▸ Exercise prompt:
All lines from the opening of the entries below through the line containing "Blom topped Varga" must be output exactly as they appear, with no other lines.

▸ Working data:
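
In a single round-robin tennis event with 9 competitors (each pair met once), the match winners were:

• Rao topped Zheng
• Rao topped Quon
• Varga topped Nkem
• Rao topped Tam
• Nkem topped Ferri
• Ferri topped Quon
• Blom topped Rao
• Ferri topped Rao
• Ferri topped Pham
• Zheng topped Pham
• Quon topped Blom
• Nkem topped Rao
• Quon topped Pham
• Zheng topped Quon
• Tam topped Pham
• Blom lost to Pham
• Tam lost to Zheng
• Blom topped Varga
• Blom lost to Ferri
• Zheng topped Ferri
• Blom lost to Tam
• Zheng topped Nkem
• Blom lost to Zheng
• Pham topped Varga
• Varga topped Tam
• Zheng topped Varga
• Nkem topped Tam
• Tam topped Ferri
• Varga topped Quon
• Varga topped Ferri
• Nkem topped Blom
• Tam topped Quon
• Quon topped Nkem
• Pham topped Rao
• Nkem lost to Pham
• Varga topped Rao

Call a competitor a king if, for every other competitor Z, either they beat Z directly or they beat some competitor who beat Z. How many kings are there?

Tam cannot reach Zheng in two steps.
Pham reaches everyone (king).
Zheng reaches everyone (king).
Blom cannot reach Pham in two steps.
Varga reaches everyone (king).
Rao reaches everyone (king).
Nkem reaches everyone (king).
Quon cannot reach Zheng in two steps.
Ferri reaches everyone (king).
Kings: Pham, Zheng, Varga, Rao, Nkem, Ferri — 6.

6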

▸ Exercise result:
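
In a single round-robin tennis event with 9 competitors (each pair met once), the match winners were:

• Rao topped Zheng
• Rao topped Quon
• Varga topped Nkem
• Rao topped Tam
• Nkem topped Ferri
• Ferri topped Quon
• Blom topped Rao
• Ferri topped Rao
• Ferri topped Pham
• Zheng topped Pham
• Quon topped Blom
• Nkem topped Rao
• Quon topped Pham
• Zheng topped Quon
• Tam topped Pham
• Blom lost to Pham
• Tam lost to Zheng
• Blom topped Varga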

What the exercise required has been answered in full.